# What is being asked
Give back the full data, unchanged and complete.

Stored items
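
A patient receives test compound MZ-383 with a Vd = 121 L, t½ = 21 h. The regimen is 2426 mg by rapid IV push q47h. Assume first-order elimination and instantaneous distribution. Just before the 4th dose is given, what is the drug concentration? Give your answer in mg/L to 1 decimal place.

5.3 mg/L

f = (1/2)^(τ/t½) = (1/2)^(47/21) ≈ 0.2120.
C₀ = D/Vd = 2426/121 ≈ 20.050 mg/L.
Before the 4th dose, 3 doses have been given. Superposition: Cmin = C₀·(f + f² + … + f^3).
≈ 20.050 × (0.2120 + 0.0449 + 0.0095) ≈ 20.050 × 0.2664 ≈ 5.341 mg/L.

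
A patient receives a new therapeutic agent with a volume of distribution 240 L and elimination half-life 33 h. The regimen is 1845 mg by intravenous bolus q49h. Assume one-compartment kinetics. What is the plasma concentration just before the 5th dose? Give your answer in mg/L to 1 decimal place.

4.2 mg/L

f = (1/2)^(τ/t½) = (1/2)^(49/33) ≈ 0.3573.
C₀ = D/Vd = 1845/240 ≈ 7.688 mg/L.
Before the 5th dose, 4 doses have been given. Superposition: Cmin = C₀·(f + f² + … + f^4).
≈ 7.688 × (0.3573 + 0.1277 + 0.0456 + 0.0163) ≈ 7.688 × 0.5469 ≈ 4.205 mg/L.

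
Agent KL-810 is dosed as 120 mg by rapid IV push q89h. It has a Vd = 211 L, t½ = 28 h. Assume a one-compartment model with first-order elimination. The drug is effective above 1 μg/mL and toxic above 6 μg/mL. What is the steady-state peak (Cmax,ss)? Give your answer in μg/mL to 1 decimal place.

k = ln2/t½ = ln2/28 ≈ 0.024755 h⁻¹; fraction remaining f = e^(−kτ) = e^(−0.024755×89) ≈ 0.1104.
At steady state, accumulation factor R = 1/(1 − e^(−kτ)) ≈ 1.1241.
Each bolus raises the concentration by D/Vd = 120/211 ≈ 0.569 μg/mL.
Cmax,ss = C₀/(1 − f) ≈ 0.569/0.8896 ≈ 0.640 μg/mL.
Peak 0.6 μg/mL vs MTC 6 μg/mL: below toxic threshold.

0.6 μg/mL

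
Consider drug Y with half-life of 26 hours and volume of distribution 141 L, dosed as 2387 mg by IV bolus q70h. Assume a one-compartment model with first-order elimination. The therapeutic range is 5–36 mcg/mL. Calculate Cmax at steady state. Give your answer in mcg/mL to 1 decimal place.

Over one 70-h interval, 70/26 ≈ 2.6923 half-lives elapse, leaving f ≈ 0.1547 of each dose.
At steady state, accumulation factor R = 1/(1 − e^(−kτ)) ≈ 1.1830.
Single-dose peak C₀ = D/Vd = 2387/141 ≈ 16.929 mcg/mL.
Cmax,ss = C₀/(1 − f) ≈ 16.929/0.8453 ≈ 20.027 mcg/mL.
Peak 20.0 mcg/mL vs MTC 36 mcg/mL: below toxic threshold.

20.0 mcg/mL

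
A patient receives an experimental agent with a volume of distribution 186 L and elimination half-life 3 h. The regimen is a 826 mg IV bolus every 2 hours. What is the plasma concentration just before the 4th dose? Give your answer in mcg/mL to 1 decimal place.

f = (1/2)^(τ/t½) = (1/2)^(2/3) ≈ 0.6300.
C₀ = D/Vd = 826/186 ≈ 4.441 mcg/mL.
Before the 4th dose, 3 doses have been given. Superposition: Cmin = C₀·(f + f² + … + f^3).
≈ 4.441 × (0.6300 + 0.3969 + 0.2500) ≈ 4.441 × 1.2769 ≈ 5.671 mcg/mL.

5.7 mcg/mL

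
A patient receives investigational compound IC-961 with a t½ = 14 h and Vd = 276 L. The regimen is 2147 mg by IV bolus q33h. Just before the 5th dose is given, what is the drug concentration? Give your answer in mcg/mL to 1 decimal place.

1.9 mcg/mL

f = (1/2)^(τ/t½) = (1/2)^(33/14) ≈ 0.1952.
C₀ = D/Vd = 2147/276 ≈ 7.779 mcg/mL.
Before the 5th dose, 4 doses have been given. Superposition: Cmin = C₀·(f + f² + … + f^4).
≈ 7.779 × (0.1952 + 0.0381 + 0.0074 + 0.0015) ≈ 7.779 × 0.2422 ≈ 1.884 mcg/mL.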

# Answer section
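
A patient receives test compound MZ-383 with a Vd = 121 L, t½ = 21 h. The regimen is 2426 mg by rapid IV push q47h. Assume first-order elimination and instantaneous distribution. Just before the 4th dose is given, what is the drug concentration? Give your answer in mg/L to 1 decimal place.

5.3 mg/L

f = (1/2)^(τ/t½) = (1/2)^(47/21) ≈ 0.2120.
C₀ = D/Vd = 2426/121 ≈ 20.050 mg/L.
Before the 4th dose, 3 doses have been given. Superposition: Cmin = C₀·(f + f² + … + f^3).
≈ 20.050 × (0.2120 + 0.0449 + 0.0095) ≈ 20.050 × 0.2664 ≈ 5.341 mg/L.

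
A patient receives a new therapeutic agent with a volume of distribution 240 L and elimination half-life 33 h. The regimen is 1845 mg by intravenous bolus q49h. Assume one-compartment kinetics. What is the plasma concentration just before the 5th dose? Give your answer in mg/L to 1 decimal place.

4.2 mg/L

f = (1/2)^(τ/t½) = (1/2)^(49/33) ≈ 0.3573.
C₀ = D/Vd = 1845/240 ≈ 7.688 mg/L.
Before the 5th dose, 4 doses have been given. Superposition: Cmin = C₀·(f + f² + … + f^4).
≈ 7.688 × (0.3573 + 0.1277 + 0.0456 + 0.0163) ≈ 7.688 × 0.5469 ≈ 4.205 mg/L.

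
Agent KL-810 is dosed as 120 mg by rapid IV push q89h. It has a Vd = 211 L, t½ = 28 h. Assume a one-compartment model with first-order elimination. The drug is effective above 1 μg/mL and toxic above 6 μg/mL. What is the steady-state peak (Cmax,ss)? Give your answer in μg/mL to 1 decimal place.

k = ln2/t½ = ln2/28 ≈ 0.024755 h⁻¹; fraction remaining f = e^(−kτ) = e^(−0.024755×89) ≈ 0.1104.
At steady state, accumulation factor R = 1/(1 − e^(−kτ)) ≈ 1.1241.
Each bolus raises the concentration by D/Vd = 120/211 ≈ 0.569 μg/mL.
Cmax,ss = C₀/(1 − f) ≈ 0.569/0.8896 ≈ 0.640 μg/mL.
Peak 0.6 μg/mL vs MTC 6 μg/mL: below toxic threshold.

0.6 μg/mL

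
Consider drug Y with half-life of 26 hours and volume of distribution 141 L, dosed as 2387 mg by IV bolus q70h. Assume a one-compartment model with first-order elimination. The therapeutic range is 5–36 mcg/mL. Calculate Cmax at steady state. Give your answer in mcg/mL to 1 decimal place.

Over one 70-h interval, 70/26 ≈ 2.6923 half-lives elapse, leaving f ≈ 0.1547 of each dose.
At steady state, accumulation factor R = 1/(1 − e^(−kτ)) ≈ 1.1830.
Single-dose peak C₀ = D/Vd = 2387/141 ≈ 16.929 mcg/mL.
Cmax,ss = C₀/(1 − f) ≈ 16.929/0.8453 ≈ 20.027 mcg/mL.
Peak 20.0 mcg/mL vs MTC 36 mcg/mL: below toxic threshold.

20.0 mcg/mL

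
A patient receives an experimental agent with a volume of distribution 186 L and elimination half-life 3 h. The regimen is a 826 mg IV bolus every 2 hours. What is the plasma concentration just before the 4th dose? Give your answer in mcg/mL to 1 decimal place.

f = (1/2)^(τ/t½) = (1/2)^(2/3) ≈ 0.6300.
C₀ = D/Vd = 826/186 ≈ 4.441 mcg/mL.
Before the 4th dose, 3 doses have been given. Superposition: Cmin = C₀·(f + f² + … + f^3).
≈ 4.441 × (0.6300 + 0.3969 + 0.2500) ≈ 4.441 × 1.2769 ≈ 5.671 mcg/mL.

5.7 mcg/mL

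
A patient receives investigational compound IC-961 with a t½ = 14 h and Vd = 276 L. The regimen is 2147 mg by IV bolus q33h. Just before the 5th dose is given, what is the drug concentration? Give your answer in mcg/mL to 1 decimal place.

1.9 mcg/mL

f = (1/2)^(τ/t½) = (1/2)^(33/14) ≈ 0.1952.
C₀ = D/Vd = 2147/276 ≈ 7.779 mcg/mL.
Before the 5th dose, 4 doses have been given. Superposition: Cmin = C₀·(f + f² + … + f^4).
≈ 7.779 × (0.1952 + 0.0381 + 0.0074 + 0.0015) ≈ 7.779 × 0.2422 ≈ 1.884 mcg/mL.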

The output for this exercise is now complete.